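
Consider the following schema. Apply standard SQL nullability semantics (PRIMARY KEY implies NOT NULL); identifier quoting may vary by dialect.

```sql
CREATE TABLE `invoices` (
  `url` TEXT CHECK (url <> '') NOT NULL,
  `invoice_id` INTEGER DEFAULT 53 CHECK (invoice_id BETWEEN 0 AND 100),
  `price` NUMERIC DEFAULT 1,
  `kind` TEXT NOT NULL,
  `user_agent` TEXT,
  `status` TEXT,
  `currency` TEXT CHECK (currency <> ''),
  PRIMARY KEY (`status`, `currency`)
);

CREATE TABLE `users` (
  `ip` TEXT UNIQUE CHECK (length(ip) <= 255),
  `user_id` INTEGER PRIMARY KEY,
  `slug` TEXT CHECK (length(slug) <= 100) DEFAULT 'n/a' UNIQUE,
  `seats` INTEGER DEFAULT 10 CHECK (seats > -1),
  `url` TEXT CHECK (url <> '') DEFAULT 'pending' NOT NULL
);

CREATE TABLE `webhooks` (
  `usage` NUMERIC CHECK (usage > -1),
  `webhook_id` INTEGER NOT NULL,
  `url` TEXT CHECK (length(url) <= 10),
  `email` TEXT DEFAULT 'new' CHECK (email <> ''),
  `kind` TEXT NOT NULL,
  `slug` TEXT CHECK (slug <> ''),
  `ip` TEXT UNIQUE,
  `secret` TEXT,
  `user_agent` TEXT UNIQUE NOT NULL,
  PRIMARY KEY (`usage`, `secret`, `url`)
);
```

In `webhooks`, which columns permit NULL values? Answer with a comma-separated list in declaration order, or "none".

- usage: part of the PRIMARY KEY, which implies NOT NULL → not nullable.
- webhook_id: declared NOT NULL → not nullable.
- url: part of the PRIMARY KEY, which implies NOT NULL → not nullable.
- email: CHECK does not forbid NULL (a CHECK constraint passes when its expression is NULL) → nullable.
- kind: declared NOT NULL → not nullable.
- slug: CHECK does not forbid NULL (a CHECK constraint passes when its expression is NULL) → nullable.
- ip: UNIQUE does not imply NOT NULL → nullable.
- secret: part of the PRIMARY KEY, which implies NOT NULL → not nullable.
- user_agent: declared NOT NULL → not nullable.

email, slug, ip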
□ □ □ □ □
EXERCISE OBJECTIVE: Restate each entry word for word.

EXPECTED OUTPUT:
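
Consider the following schema. Apply standard SQL nullability semantics (PRIMARY KEY implies NOT NULL); identifier quoting may vary by dialect.

```sql
CREATE TABLE `invoices` (
  `url` TEXT CHECK (url <> '') NOT NULL,
  `invoice_id` INTEGER DEFAULT 53 CHECK (invoice_id BETWEEN 0 AND 100),
  `price` NUMERIC DEFAULT 1,
  `kind` TEXT NOT NULL,
  `user_agent` TEXT,
  `status` TEXT,
  `currency` TEXT CHECK (currency <> ''),
  PRIMARY KEY (`status`, `currency`)
);

CREATE TABLE `users` (
  `ip` TEXT UNIQUE CHECK (length(ip) <= 255),
  `user_id` INTEGER PRIMARY KEY,
  `slug` TEXT CHECK (length(slug) <= 100) DEFAULT 'n/a' UNIQUE,
  `seats` INTEGER DEFAULT 10 CHECK (seats > -1),
  `url` TEXT CHECK (url <> '') DEFAULT 'pending' NOT NULL
);

CREATE TABLE `webhooks` (
  `usage` NUMERIC CHECK (usage > -1),
  `webhook_id` INTEGER NOT NULL,
  `url` TEXT CHECK (length(url) <= 10),
  `email` TEXT DEFAULT 'new' CHECK (email <> ''),
  `kind` TEXT NOT NULL,
  `slug` TEXT CHECK (slug <> ''),
  `ip` TEXT UNIQUE,
  `secret` TEXT,
  `user_agent` TEXT UNIQUE NOT NULL,
  PRIMARY KEY (`usage`, `secret`, `url`)
);
```

In `webhooks`, which columns permit NULL values? Answer with a comma-separated list in declaration order, or "none".

- usage: part of the PRIMARY KEY, which implies NOT NULL → not nullable.
- webhook_id: declared NOT NULL → not nullable.
- url: part of the PRIMARY KEY, which implies NOT NULL → not nullable.
- email: CHECK does not forbid NULL (a CHECK constraint passes when its expression is NULL) → nullable.
- kind: declared NOT NULL → not nullable.
- slug: CHECK does not forbid NULL (a CHECK constraint passes when its expression is NULL) → nullable.
- ip: UNIQUE does not imply NOT NULL → nullable.
- secret: part of the PRIMARY KEY, which implies NOT NULL → not nullable.
- user_agent: declared NOT NULL → not nullable.

email, slug, ip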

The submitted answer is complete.